*DESCRIPTION OF THE TASK*. Begin at the top of the following data. Copy each line exactly until you have copied the line containing "Answer: 30233".

[[ EXCERPTED DATA open ]]

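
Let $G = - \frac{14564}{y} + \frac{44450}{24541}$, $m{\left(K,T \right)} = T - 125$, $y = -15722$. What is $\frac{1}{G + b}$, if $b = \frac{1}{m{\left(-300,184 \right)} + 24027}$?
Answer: $\frac{4646594068886}{12720708299833} \approx 0.36528$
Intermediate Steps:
$m{\left(K,T \right)} = -125 + T$
$G = \frac{528129012}{192916801}$ ($G = - \frac{14564}{-15722} + \frac{44450}{24541} = \left(-14564\right) \left(- \frac{1}{15722}\right) + 44450 \cdot \frac{1}{24541} = \frac{7282}{7861} + \frac{44450}{24541} = \frac{528129012}{192916801} \approx 2.7376$)
$b = \frac{1}{24086}$ ($b = \frac{1}{\left(-125 + 184\right) + 24027} = \frac{1}{59 + 24027} = \frac{1}{24086} \approx 4.1518 \cdot 10^{-5}$)
$\frac{1}{G + b} = \frac{1}{\frac{528129012}{192916801} + \frac{1}{24086}} = \frac{1}{\frac{12720708299833}{4646594068886}} = \frac{4646594068886}{12720708299833}$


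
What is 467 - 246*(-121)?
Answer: 30233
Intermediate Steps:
467 - 246*(-121) = 467 + 29766 = 30233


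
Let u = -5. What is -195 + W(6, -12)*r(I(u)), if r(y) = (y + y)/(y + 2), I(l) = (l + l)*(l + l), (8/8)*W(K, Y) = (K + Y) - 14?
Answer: -11945/51 ≈ -234.22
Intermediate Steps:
W(K, Y) = -14 + K + Y (W(K, Y) = (K + Y) - 14 = -14 + K + Y)
I(l) = 4*l**2 (I(l) = (2*l)*(2*l) = 4*l**2)
r(y) = 2*y/(2 + y) (r(y) = (2*y)/(2 + y) = 2*y/(2 + y))
-195 + W(6, -12)*r(I(u)) = -195 + (-14 + 6 - 12)*(2*(4*(-5)**2)/(2 + 4*(-5)**2)) = -195 - 40*4*25/(2 + 4*25) = -195 - 40*100/(2 + 100) = -195 - 40*100/102 = -195 - 20*100/51 = -195 - 2000/51 = -11945/51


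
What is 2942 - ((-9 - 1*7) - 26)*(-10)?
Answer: 2522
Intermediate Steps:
2942 - ((-9 - 1*7) - 26)*(-10) = 2942 - ((-9 - 7) - 26)*(-10) = 2942 - (-16 - 26)*(-10) = 2942 - (-42)*(-10) = 2942 - 1*420 = 2942 - 420 = 2522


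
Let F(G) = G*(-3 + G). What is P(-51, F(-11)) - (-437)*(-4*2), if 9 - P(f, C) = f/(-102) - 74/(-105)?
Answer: -732523/210 ≈ -3488.2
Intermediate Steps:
P(f, C) = 871/105 + f/102 (P(f, C) = 9 - (f/(-102) - 74/(-105)) = 9 - (f*(-1/102) - 74*(-1/105)) = 9 - (-f/102 + 74/105) = 9 - (74/105 - f/102) = 9 + (-74/105 + f/102) = 871/105 + f/102)
P(-51, F(-11)) - (-437)*(-4*2) = (871/105 + (1/102)*(-51)) - (-437)*(-4*2) = (871/105 - ½) - (-437)*(-8) = 1637/210 - 1*3496 = 1637/210 - 3496 = -732523/210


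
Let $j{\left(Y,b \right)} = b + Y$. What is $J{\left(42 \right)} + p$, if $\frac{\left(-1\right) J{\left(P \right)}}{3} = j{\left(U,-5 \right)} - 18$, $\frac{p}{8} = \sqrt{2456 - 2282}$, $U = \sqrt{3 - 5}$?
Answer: $69 + 8 \sqrt{174} - 3 i \sqrt{2} \approx 174.53 - 4.2426 i$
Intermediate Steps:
$U = i \sqrt{2}$ ($U = \sqrt{-2} = i \sqrt{2} \approx 1.4142 i$)
$p = 8 \sqrt{174}$ ($p = 8 \sqrt{2456 - 2282} = 8 \sqrt{174} \approx 105.53$)
$j{\left(Y,b \right)} = Y + b$
$J{\left(P \right)} = 69 - 3 i \sqrt{2}$ ($J{\left(P \right)} = - 3 \left(\left(i \sqrt{2} - 5\right) - 18\right) = - 3 \left(\left(-5 + i \sqrt{2}\right) - 18\right) = - 3 \left(-23 + i \sqrt{2}\right) = 69 - 3 i \sqrt{2}$)
$J{\left(42 \right)} + p = \left(69 - 3 i \sqrt{2}\right) + 8 \sqrt{174} = 69 + 8 \sqrt{174} - 3 i \sqrt{2}$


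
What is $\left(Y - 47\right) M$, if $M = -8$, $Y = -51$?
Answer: $784$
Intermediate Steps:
$\left(Y - 47\right) M = \left(-51 - 47\right) \left(-8\right) = \left(-98\right) \left(-8\right) = 784$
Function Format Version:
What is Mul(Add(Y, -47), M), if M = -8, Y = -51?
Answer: 784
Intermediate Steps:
Mul(Add(Y, -47), M) = Mul(Add(-51, -47), -8) = Mul(-98, -8) = 784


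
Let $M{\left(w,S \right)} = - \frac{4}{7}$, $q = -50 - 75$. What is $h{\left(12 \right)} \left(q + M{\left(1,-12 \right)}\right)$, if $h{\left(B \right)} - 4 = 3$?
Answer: $-879$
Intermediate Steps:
$q = -125$ ($q = -50 - 75 = -125$)
$h{\left(B \right)} = 7$ ($h{\left(B \right)} = 4 + 3 = 7$)
$M{\left(w,S \right)} = - \frac{4}{7}$ ($M{\left(w,S \right)} = \left(-4\right) \frac{1}{7} = - \frac{4}{7}$)
$h{\left(12 \right)} \left(q + M{\left(1,-12 \right)}\right) = 7 \left(-125 - \frac{4}{7}\right) = 7 \left(- \frac{879}{7}\right) = -879$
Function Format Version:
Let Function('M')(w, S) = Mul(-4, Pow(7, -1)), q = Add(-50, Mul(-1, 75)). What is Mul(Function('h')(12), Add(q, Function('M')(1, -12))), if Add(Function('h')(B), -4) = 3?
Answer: -879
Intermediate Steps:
q = -125 (q = Add(-50, -75) = -125)
Function('h')(B) = 7 (Function('h')(B) = Add(4, 3) = 7)
Function('M')(w, S) = Rational(-4, 7) (Function('M')(w, S) = Mul(-4, Rational(1, 7)) = Rational(-4, 7))
Mul(Function('h')(12), Add(q, Function('M')(1, -12))) = Mul(7, Add(-125, Rational(-4, 7))) = Mul(7, Rational(-879, 7)) = -879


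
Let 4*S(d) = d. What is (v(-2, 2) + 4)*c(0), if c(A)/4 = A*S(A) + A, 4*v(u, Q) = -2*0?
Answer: 0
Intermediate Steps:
S(d) = d/4
v(u, Q) = 0 (v(u, Q) = (-2*0)/4 = (¼)*0 = 0)
c(A) = A² + 4*A (c(A) = 4*(A*(A/4) + A) = 4*(A²/4 + A) = 4*(A + A²/4) = A² + 4*A)
(v(-2, 2) + 4)*c(0) = (0 + 4)*(0*(4 + 0)) = 4*(0*4) = 4*0 = 0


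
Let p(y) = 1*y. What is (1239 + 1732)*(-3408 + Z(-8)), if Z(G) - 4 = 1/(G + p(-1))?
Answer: -91022527/9 ≈ -1.0114e+7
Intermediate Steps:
p(y) = y
Z(G) = 4 + 1/(-1 + G) (Z(G) = 4 + 1/(G - 1) = 4 + 1/(-1 + G))
(1239 + 1732)*(-3408 + Z(-8)) = (1239 + 1732)*(-3408 + (-3 + 4*(-8))/(-1 - 8)) = 2971*(-3408 + (-3 - 32)/(-9)) = 2971*(-3408 - ⅑*(-35)) = 2971*(-3408 + 35/9) = 2971*(-30637/9) = -91022527/9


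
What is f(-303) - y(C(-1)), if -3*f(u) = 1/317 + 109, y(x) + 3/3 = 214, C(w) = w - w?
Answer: -79039/317 ≈ -249.33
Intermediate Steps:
C(w) = 0
y(x) = 213 (y(x) = -1 + 214 = 213)
f(u) = -11518/317 (f(u) = -(1/317 + 109)/3 = -1/3*34554/317 = -11518/317)
f(-303) - y(C(-1)) = -11518/317 - 1*213 = -11518/317 - 213 = -79039/317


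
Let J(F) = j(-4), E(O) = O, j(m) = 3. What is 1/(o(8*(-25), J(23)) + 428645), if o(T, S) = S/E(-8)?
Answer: 8/3429157 ≈ 2.3329e-6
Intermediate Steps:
J(F) = 3
o(T, S) = -S/8 (o(T, S) = S/(-8) = S*(-1/8) = -S/8)
1/(o(8*(-25), J(23)) + 428645) = 1/(-1/8*3 + 428645) = 1/(-3/8 + 428645) = 1/(3429157/8) = 8/3429157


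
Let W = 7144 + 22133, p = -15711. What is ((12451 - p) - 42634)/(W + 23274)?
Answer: -1608/5839 ≈ -0.27539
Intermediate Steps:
W = 29277
((12451 - p) - 42634)/(W + 23274) = ((12451 - 1*(-15711)) - 42634)/(29277 + 23274) = ((12451 + 15711) - 42634)/52551 = (28162 - 42634)*(1/52551) = -14472*1/52551 = -1608/5839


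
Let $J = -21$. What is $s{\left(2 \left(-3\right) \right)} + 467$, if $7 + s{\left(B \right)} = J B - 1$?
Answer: $585$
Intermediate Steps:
$s{\left(B \right)} = -8 - 21 B$ ($s{\left(B \right)} = -7 - \left(1 + 21 B\right) = -8 - 21 B$)
$s{\left(2 \left(-3\right) \right)} + 467 = \left(-8 - 21 \cdot 2 \left(-3\right)\right) + 467 = \left(-8 - -126\right) + 467 = \left(-8 + 126\right) + 467 = 118 + 467 = 585$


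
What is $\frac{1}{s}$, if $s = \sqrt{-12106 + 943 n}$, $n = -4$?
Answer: $- \frac{i \sqrt{15878}}{15878} \approx - 0.007936 i$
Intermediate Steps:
$s = i \sqrt{15878}$ ($s = \sqrt{-12106 + 943 \left(-4\right)} = \sqrt{-12106 - 3772} = \sqrt{-15878} = i \sqrt{15878} \approx 126.01 i$)
$\frac{1}{s} = \frac{1}{i \sqrt{15878}} = - \frac{i \sqrt{15878}}{15878}$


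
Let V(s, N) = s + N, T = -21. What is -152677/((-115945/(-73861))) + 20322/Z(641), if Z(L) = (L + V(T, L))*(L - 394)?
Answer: -3512372348776609/36113041315 ≈ -97261.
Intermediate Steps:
V(s, N) = N + s
Z(L) = (-394 + L)*(-21 + 2*L) (Z(L) = (L + (L - 21))*(L - 394) = (L + (-21 + L))*(-394 + L) = (-21 + 2*L)*(-394 + L) = (-394 + L)*(-21 + 2*L))
-152677/((-115945/(-73861))) + 20322/Z(641) = -152677/((-115945/(-73861))) + 20322/(8274 - 809*641 + 2*641**2) = -152677/((-115945*(-1/73861))) + 20322/(8274 - 518569 + 2*410881) = -152677/115945/73861 + 20322/(8274 - 518569 + 821762) = -152677*73861/115945 + 20322/311467 = -11276875897/115945 + 20322*(1/311467) = -11276875897/115945 + 20322/311467 = -3512372348776609/36113041315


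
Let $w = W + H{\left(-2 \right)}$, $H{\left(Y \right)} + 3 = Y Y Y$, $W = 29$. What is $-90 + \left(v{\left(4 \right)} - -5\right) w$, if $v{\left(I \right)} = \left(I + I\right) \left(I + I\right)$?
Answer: $1152$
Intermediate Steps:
$v{\left(I \right)} = 4 I^{2}$ ($v{\left(I \right)} = 2 I 2 I = 4 I^{2}$)
$H{\left(Y \right)} = -3 + Y^{3}$ ($H{\left(Y \right)} = -3 + Y Y Y = -3 + Y^{2} Y = -3 + Y^{3}$)
$w = 18$ ($w = 29 + \left(-3 + \left(-2\right)^{3}\right) = 29 - 11 = 18$)
$-90 + \left(v{\left(4 \right)} - -5\right) w = -90 + \left(4 \cdot 4^{2} - -5\right) 18 = -90 + \left(4 \cdot 16 + 5\right) 18 = -90 + \left(64 + 5\right) 18 = -90 + 69 \cdot 18 = -90 + 1242 = 1152$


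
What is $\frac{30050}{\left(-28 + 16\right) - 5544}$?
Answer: $- \frac{15025}{2778} \approx -5.4086$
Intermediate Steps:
$\frac{30050}{\left(-28 + 16\right) - 5544} = \frac{30050}{-12 - 5544} = \frac{30050}{-5556} = 30050 \left(- \frac{1}{5556}\right) = - \frac{15025}{2778}$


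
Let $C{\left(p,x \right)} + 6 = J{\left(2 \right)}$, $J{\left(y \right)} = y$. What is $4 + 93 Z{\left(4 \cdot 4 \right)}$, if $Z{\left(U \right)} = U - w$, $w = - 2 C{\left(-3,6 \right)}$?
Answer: $748$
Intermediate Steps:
$C{\left(p,x \right)} = -4$ ($C{\left(p,x \right)} = -6 + 2 = -4$)
$w = 8$ ($w = \left(-2\right) \left(-4\right) = 8$)
$Z{\left(U \right)} = -8 + U$ ($Z{\left(U \right)} = U - 8 = -8 + U$)
$4 + 93 Z{\left(4 \cdot 4 \right)} = 4 + 93 \left(-8 + 4 \cdot 4\right) = 4 + 93 \left(-8 + 16\right) = 4 + 93 \cdot 8 = 4 + 744 = 748$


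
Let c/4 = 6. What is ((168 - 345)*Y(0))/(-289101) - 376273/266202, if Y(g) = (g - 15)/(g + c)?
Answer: -145080465559/102612352536 ≈ -1.4139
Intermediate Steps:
c = 24 (c = 4*6 = 24)
Y(g) = (-15 + g)/(24 + g) (Y(g) = (g - 15)/(g + 24) = (-15 + g)/(24 + g))
((168 - 345)*Y(0))/(-289101) - 376273/266202 = ((168 - 345)*((-15 + 0)/(24 + 0)))/(-289101) - 376273/266202 = -177*(-15)/24*(-1/289101) - 376273*1/266202 = -59*(-15)/8*(-1/289101) - 376273/266202 = -177*(-5/8)*(-1/289101) - 376273/266202 = (885/8)*(-1/289101) - 376273/266202 = -295/770936 - 376273/266202 = -145080465559/102612352536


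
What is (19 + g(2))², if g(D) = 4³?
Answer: 6889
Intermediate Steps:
g(D) = 64
(19 + g(2))² = (19 + 64)² = 83² = 6889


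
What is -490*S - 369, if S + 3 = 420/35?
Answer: -4779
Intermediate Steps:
S = 9 (S = -3 + 420/35 = -3 + 420*(1/35) = -3 + 12 = 9)
-490*S - 369 = -490*9 - 369 = -4410 - 369 = -4779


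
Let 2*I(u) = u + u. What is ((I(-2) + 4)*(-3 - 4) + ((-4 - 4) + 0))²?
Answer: 484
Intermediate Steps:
I(u) = u (I(u) = (u + u)/2 = (2*u)/2 = u)
((I(-2) + 4)*(-3 - 4) + ((-4 - 4) + 0))² = ((-2 + 4)*(-3 - 4) + ((-4 - 4) + 0))² = (2*(-7) + (-8 + 0))² = (-14 - 8)² = (-22)² = 484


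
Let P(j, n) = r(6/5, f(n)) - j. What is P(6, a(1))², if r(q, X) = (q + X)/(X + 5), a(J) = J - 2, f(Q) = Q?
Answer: 14161/400 ≈ 35.402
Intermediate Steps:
a(J) = -2 + J
r(q, X) = (X + q)/(5 + X)
P(j, n) = -j + (6/5 + n)/(5 + n) (P(j, n) = (n + 6/5)/(5 + n) - j = (6/5 + n)/(5 + n) - j = -j + (6/5 + n)/(5 + n))
P(6, a(1))² = ((6/5 + (-2 + 1) - 1*6*(5 + (-2 + 1)))/(5 + (-2 + 1)))² = ((6/5 - 1 - 1*6*(5 - 1))/(5 - 1))² = ((6/5 - 1 - 1*6*4)/4)² = ((6/5 - 1 - 24)/4)² = ((¼)*(-119/5))² = (-119/20)² = 14161/400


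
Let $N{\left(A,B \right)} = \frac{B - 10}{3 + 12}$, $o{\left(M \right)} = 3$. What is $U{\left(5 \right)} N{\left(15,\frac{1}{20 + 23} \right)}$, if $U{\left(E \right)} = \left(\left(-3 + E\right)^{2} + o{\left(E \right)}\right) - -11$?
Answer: $- \frac{2574}{215} \approx -11.972$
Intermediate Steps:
$N{\left(A,B \right)} = - \frac{2}{3} + \frac{B}{15}$ ($N{\left(A,B \right)} = \frac{-10 + B}{15} = \left(-10 + B\right) \frac{1}{15} = - \frac{2}{3} + \frac{B}{15}$)
$U{\left(E \right)} = 14 + \left(-3 + E\right)^{2}$ ($U{\left(E \right)} = \left(\left(-3 + E\right)^{2} + 3\right) - -11 = \left(3 + \left(-3 + E\right)^{2}\right) + 11 = 14 + \left(-3 + E\right)^{2}$)
$U{\left(5 \right)} N{\left(15,\frac{1}{20 + 23} \right)} = \left(14 + \left(-3 + 5\right)^{2}\right) \left(- \frac{2}{3} + \frac{1}{15 \left(20 + 23\right)}\right) = \left(14 + 2^{2}\right) \left(- \frac{2}{3} + \frac{1}{15 \cdot 43}\right) = \left(14 + 4\right) \left(- \frac{2}{3} + \frac{1}{15} \cdot \frac{1}{43}\right) = 18 \left(- \frac{2}{3} + \frac{1}{645}\right) = 18 \left(- \frac{143}{215}\right) = - \frac{2574}{215}$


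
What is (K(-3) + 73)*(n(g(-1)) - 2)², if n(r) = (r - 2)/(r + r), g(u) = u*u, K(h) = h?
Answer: 875/2 ≈ 437.50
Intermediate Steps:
g(u) = u²
n(r) = (-2 + r)/(2*r) (n(r) = (-2 + r)/((2*r)) = (-2 + r)*(1/(2*r)) = (-2 + r)/(2*r))
(K(-3) + 73)*(n(g(-1)) - 2)² = (-3 + 73)*((-2 + (-1)²)/(2*((-1)²)) - 2)² = 70*((½)*(-2 + 1)/1 - 2)² = 70*((½)*1*(-1) - 2)² = 70*(-½ - 2)² = 70*(-5/2)² = 70*(25/4) = 875/2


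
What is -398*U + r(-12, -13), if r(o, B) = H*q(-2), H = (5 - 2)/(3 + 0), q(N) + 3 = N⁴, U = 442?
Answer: -175903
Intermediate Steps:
q(N) = -3 + N⁴
H = 1 (H = 3/3 = 3*(⅓) = 1)
r(o, B) = 13 (r(o, B) = 1*(-3 + (-2)⁴) = 1*(-3 + 16) = 1*13 = 13)
-398*U + r(-12, -13) = -398*442 + 13 = -175916 + 13 = -175903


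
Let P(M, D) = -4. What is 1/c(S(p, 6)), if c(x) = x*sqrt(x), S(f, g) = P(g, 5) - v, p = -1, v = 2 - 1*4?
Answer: I*sqrt(2)/4 ≈ 0.35355*I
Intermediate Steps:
v = -2 (v = 2 - 4 = -2)
S(f, g) = -2 (S(f, g) = -4 - 1*(-2) = -4 + 2 = -2)
c(x) = x**(3/2)
1/c(S(p, 6)) = 1/((-2)**(3/2)) = 1/(-2*I*sqrt(2)) = I*sqrt(2)/4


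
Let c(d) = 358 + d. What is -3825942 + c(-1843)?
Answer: -3827427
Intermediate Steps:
-3825942 + c(-1843) = -3825942 + (358 - 1843) = -3825942 - 1485 = -3827427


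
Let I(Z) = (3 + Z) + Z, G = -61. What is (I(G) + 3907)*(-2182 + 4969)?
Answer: 10557156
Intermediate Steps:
I(Z) = 3 + 2*Z
(I(G) + 3907)*(-2182 + 4969) = ((3 + 2*(-61)) + 3907)*(-2182 + 4969) = ((3 - 122) + 3907)*2787 = (-119 + 3907)*2787 = 3788*2787 = 10557156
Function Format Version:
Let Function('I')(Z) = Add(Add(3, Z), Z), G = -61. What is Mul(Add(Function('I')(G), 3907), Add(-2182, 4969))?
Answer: 10557156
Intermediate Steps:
Function('I')(Z) = Add(3, Mul(2, Z))
Mul(Add(Function('I')(G), 3907), Add(-2182, 4969)) = Mul(Add(Add(3, Mul(2, -61)), 3907), Add(-2182, 4969)) = Mul(Add(Add(3, -122), 3907), 2787) = Mul(Add(-119, 3907), 2787) = Mul(3788, 2787) = 10557156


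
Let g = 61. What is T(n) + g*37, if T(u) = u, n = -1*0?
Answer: 2257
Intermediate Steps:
n = 0
T(n) + g*37 = 0 + 61*37 = 0 + 2257 = 2257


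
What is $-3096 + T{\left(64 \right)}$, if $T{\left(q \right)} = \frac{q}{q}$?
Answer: $-3095$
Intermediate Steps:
$T{\left(q \right)} = 1$
$-3096 + T{\left(64 \right)} = -3096 + 1 = -3095$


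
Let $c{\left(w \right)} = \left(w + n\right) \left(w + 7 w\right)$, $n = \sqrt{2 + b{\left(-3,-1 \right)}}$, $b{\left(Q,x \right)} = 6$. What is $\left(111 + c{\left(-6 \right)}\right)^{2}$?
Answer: $177633 - 76608 \sqrt{2} \approx 69293.0$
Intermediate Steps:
$n = 2 \sqrt{2}$ ($n = \sqrt{2 + 6} = \sqrt{8} = 2 \sqrt{2} \approx 2.8284$)
$c{\left(w \right)} = 8 w \left(w + 2 \sqrt{2}\right)$ ($c{\left(w \right)} = \left(w + 2 \sqrt{2}\right) \left(w + 7 w\right) = \left(w + 2 \sqrt{2}\right) 8 w = 8 w \left(w + 2 \sqrt{2}\right)$)
$\left(111 + c{\left(-6 \right)}\right)^{2} = \left(111 + 8 \left(-6\right) \left(-6 + 2 \sqrt{2}\right)\right)^{2} = \left(111 + \left(288 - 96 \sqrt{2}\right)\right)^{2} = \left(399 - 96 \sqrt{2}\right)^{2}$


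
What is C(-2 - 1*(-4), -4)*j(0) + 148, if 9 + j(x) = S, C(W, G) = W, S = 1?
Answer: 132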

[[ EXCERPTED DATA closed ]]

*PROBLEM SOLUTION*.
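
Let $G = - \frac{14564}{y} + \frac{44450}{24541}$, $m{\left(K,T \right)} = T - 125$, $y = -15722$. What is $\frac{1}{G + b}$, if $b = \frac{1}{m{\left(-300,184 \right)} + 24027}$?
Answer: $\frac{4646594068886}{12720708299833} \approx 0.36528$
Intermediate Steps:
$m{\left(K,T \right)} = -125 + T$
$G = \frac{528129012}{192916801}$ ($G = - \frac{14564}{-15722} + \frac{44450}{24541} = \left(-14564\right) \left(- \frac{1}{15722}\right) + 44450 \cdot \frac{1}{24541} = \frac{7282}{7861} + \frac{44450}{24541} = \frac{528129012}{192916801} \approx 2.7376$)
$b = \frac{1}{24086}$ ($b = \frac{1}{\left(-125 + 184\right) + 24027} = \frac{1}{59 + 24027} = \frac{1}{24086} \approx 4.1518 \cdot 10^{-5}$)
$\frac{1}{G + b} = \frac{1}{\frac{528129012}{192916801} + \frac{1}{24086}} = \frac{1}{\frac{12720708299833}{4646594068886}} = \frac{4646594068886}{12720708299833}$


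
What is 467 - 246*(-121)?
Answer: 30233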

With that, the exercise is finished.